### [What you have to do]
From the first line to the last, reproduce the records exactly.

### [Provided records]
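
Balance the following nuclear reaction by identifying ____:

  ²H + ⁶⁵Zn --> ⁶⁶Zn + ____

Conserve mass number: 2 + 65 = 66 + A, so A = 1.
Conserve atomic number: 1 + 30 = 30 + Z, so Z = 1.
A = 1 and Z = 1 is ¹H — a proton.

proton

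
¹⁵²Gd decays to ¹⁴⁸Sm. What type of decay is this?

ΔA = 148 − 152 = -4; ΔZ = 62 − 64 = -2.
A drops by 4 and Z drops by 2 — the signature of alpha emission.

alpha decay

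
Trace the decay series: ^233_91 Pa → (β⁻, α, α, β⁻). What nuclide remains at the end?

Ac-225

Start: (A, Z) = (233, 91).
After β⁻: (233, 92).
After α: (229, 90).
After α: (225, 88).
After β⁻: (225, 89).
Z = 89 is actinium.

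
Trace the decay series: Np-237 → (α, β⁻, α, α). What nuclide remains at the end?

Start: (A, Z) = (237, 93).
After α: (233, 91).
After β⁻: (233, 92).
After α: (229, 90).
After α: (225, 88).
Z = 88 is radium.

Ra-225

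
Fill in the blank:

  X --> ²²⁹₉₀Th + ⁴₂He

Conserve mass number: A = 229 + 4, so A = 233.
Conserve atomic number: Z = 90 + 2, so Z = 92.
Z = 92 is uranium, so the species is ²³³₉₂U.

U-233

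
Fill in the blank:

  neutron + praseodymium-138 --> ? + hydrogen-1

Ce-138

Conserve mass number: 1 + 138 = A + 1, so A = 138.
Conserve atomic number: 0 + 59 = Z + 1, so Z = 58.
Z = 58 is cerium, so the species is cerium-138.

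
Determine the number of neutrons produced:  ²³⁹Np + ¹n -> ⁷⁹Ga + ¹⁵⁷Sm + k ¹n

Conserve mass number: 240 = 79 + 157 + k, so k = 240 − 236 = 4.
Check atomic number: 93 = 31 + 62 + 0 = 93. ✓

4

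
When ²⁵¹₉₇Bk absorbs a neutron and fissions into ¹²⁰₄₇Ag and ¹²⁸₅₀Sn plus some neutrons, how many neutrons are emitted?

4

Conserve mass number: 252 = 120 + 128 + k, so k = 252 − 248 = 4.
Check atomic number: 97 = 47 + 50 + 0 = 97. ✓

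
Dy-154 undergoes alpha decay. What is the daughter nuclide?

Gd-150

Alpha decay: mass number changes by -4, atomic number by -2.
A: 154 − 4 = 150; Z: 66 − 2 = 64.
Z = 64 is gadolinium, so the daughter is Gd-150.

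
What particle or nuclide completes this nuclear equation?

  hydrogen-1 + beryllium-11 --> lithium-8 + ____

alpha particle

Conserve mass number: 1 + 11 = 8 + A, so A = 4.
Conserve atomic number: 1 + 4 = 3 + Z, so Z = 2.
A = 4 and Z = 2 is helium-4 — an alpha particle.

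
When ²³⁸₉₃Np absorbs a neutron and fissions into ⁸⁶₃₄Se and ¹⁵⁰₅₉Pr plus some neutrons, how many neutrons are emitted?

3

Conserve mass number: 239 = 86 + 150 + k, so k = 239 − 236 = 3.
Check atomic number: 93 = 34 + 59 + 0 = 93. ✓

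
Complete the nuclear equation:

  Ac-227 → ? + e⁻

Th-227

Conserve mass number: 227 = A + 0, so A = 227.
Conserve atomic number: 89 = Z − 1, so Z = 90.
Z = 90 is thorium, so the species is Th-227.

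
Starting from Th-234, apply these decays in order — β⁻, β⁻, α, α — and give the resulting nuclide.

Ra-226

Start: (A, Z) = (234, 90).
After β⁻: (234, 91).
After β⁻: (234, 92).
After α: (230, 90).
After α: (226, 88).
Z = 88 is radium.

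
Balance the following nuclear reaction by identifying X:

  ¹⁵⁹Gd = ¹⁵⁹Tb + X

Conserve mass number: 159 = 159 + A, so A = 0.
Conserve atomic number: 64 = 65 + Z, so Z = -1.
A = 0 and Z = -1 is e⁻ — a beta-minus particle.

beta-minus particle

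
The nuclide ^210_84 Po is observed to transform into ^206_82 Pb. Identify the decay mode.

ΔA = 206 − 210 = -4; ΔZ = 82 − 84 = -2.
A drops by 4 and Z drops by 2 — the signature of alpha emission.

alpha decay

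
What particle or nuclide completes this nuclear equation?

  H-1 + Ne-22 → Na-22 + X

neutron

Conserve mass number: 1 + 22 = 22 + A, so A = 1.
Conserve atomic number: 1 + 10 = 11 + Z, so Z = 0.
A = 1 and Z = 0 is n — a neutron.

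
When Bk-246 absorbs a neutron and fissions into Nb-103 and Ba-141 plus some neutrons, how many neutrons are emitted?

3

Conserve mass number: 247 = 103 + 141 + k, so k = 247 − 244 = 3.
Check atomic number: 97 = 41 + 56 + 0 = 97. ✓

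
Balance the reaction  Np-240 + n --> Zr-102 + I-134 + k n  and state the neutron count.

Conserve mass number: 241 = 102 + 134 + k, so k = 241 − 236 = 5.
Check atomic number: 93 = 40 + 53 + 0 = 93. ✓

5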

### [Answer area]
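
Balance the following nuclear reaction by identifying ____:

  ²H + ⁶⁵Zn --> ⁶⁶Zn + ____

Conserve mass number: 2 + 65 = 66 + A, so A = 1.
Conserve atomic number: 1 + 30 = 30 + Z, so Z = 1.
A = 1 and Z = 1 is ¹H — a proton.

proton

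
¹⁵²Gd decays to ¹⁴⁸Sm. What type of decay is this?

ΔA = 148 − 152 = -4; ΔZ = 62 − 64 = -2.
A drops by 4 and Z drops by 2 — the signature of alpha emission.

alpha decay

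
Trace the decay series: ^233_91 Pa → (β⁻, α, α, β⁻). What nuclide remains at the end?

Ac-225

Start: (A, Z) = (233, 91).
After β⁻: (233, 92).
After α: (229, 90).
After α: (225, 88).
After β⁻: (225, 89).
Z = 89 is actinium.

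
Trace the decay series: Np-237 → (α, β⁻, α, α). What nuclide remains at the end?

Start: (A, Z) = (237, 93).
After α: (233, 91).
After β⁻: (233, 92).
After α: (229, 90).
After α: (225, 88).
Z = 88 is radium.

Ra-225

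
Fill in the blank:

  X --> ²²⁹₉₀Th + ⁴₂He

Conserve mass number: A = 229 + 4, so A = 233.
Conserve atomic number: Z = 90 + 2, so Z = 92.
Z = 92 is uranium, so the species is ²³³₉₂U.

U-233

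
Fill in the blank:

  neutron + praseodymium-138 --> ? + hydrogen-1

Ce-138

Conserve mass number: 1 + 138 = A + 1, so A = 138.
Conserve atomic number: 0 + 59 = Z + 1, so Z = 58.
Z = 58 is cerium, so the species is cerium-138.

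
Determine the number of neutrons produced:  ²³⁹Np + ¹n -> ⁷⁹Ga + ¹⁵⁷Sm + k ¹n

Conserve mass number: 240 = 79 + 157 + k, so k = 240 − 236 = 4.
Check atomic number: 93 = 31 + 62 + 0 = 93. ✓

4

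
When ²⁵¹₉₇Bk absorbs a neutron and fissions into ¹²⁰₄₇Ag and ¹²⁸₅₀Sn plus some neutrons, how many neutrons are emitted?

4

Conserve mass number: 252 = 120 + 128 + k, so k = 252 − 248 = 4.
Check atomic number: 97 = 47 + 50 + 0 = 97. ✓

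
Dy-154 undergoes alpha decay. What is the daughter nuclide?

Gd-150

Alpha decay: mass number changes by -4, atomic number by -2.
A: 154 − 4 = 150; Z: 66 − 2 = 64.
Z = 64 is gadolinium, so the daughter is Gd-150.

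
What particle or nuclide completes this nuclear equation?

  hydrogen-1 + beryllium-11 --> lithium-8 + ____

alpha particle

Conserve mass number: 1 + 11 = 8 + A, so A = 4.
Conserve atomic number: 1 + 4 = 3 + Z, so Z = 2.
A = 4 and Z = 2 is helium-4 — an alpha particle.

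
When ²³⁸₉₃Np absorbs a neutron and fissions into ⁸⁶₃₄Se and ¹⁵⁰₅₉Pr plus some neutrons, how many neutrons are emitted?

3

Conserve mass number: 239 = 86 + 150 + k, so k = 239 − 236 = 3.
Check atomic number: 93 = 34 + 59 + 0 = 93. ✓

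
Complete the nuclear equation:

  Ac-227 → ? + e⁻

Th-227

Conserve mass number: 227 = A + 0, so A = 227.
Conserve atomic number: 89 = Z − 1, so Z = 90.
Z = 90 is thorium, so the species is Th-227.

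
Starting from Th-234, apply these decays in order — β⁻, β⁻, α, α — and give the resulting nuclide.

Ra-226

Start: (A, Z) = (234, 90).
After β⁻: (234, 91).
After β⁻: (234, 92).
After α: (230, 90).
After α: (226, 88).
Z = 88 is radium.

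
Balance the following nuclear reaction by identifying X:

  ¹⁵⁹Gd = ¹⁵⁹Tb + X

Conserve mass number: 159 = 159 + A, so A = 0.
Conserve atomic number: 64 = 65 + Z, so Z = -1.
A = 0 and Z = -1 is e⁻ — a beta-minus particle.

beta-minus particle

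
The nuclide ^210_84 Po is observed to transform into ^206_82 Pb. Identify the decay mode.

ΔA = 206 − 210 = -4; ΔZ = 82 − 84 = -2.
A drops by 4 and Z drops by 2 — the signature of alpha emission.

alpha decay

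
What particle or nuclide completes this nuclear equation?

  H-1 + Ne-22 → Na-22 + X

neutron

Conserve mass number: 1 + 22 = 22 + A, so A = 1.
Conserve atomic number: 1 + 10 = 11 + Z, so Z = 0.
A = 1 and Z = 0 is n — a neutron.

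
When Bk-246 absorbs a neutron and fissions into Nb-103 and Ba-141 plus some neutrons, how many neutrons are emitted?

3

Conserve mass number: 247 = 103 + 141 + k, so k = 247 − 244 = 3.
Check atomic number: 97 = 41 + 56 + 0 = 97. ✓

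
Balance the reaction  Np-240 + n --> Zr-102 + I-134 + k n  and state the neutron count.

Conserve mass number: 241 = 102 + 134 + k, so k = 241 − 236 = 5.
Check atomic number: 93 = 40 + 53 + 0 = 93. ✓

5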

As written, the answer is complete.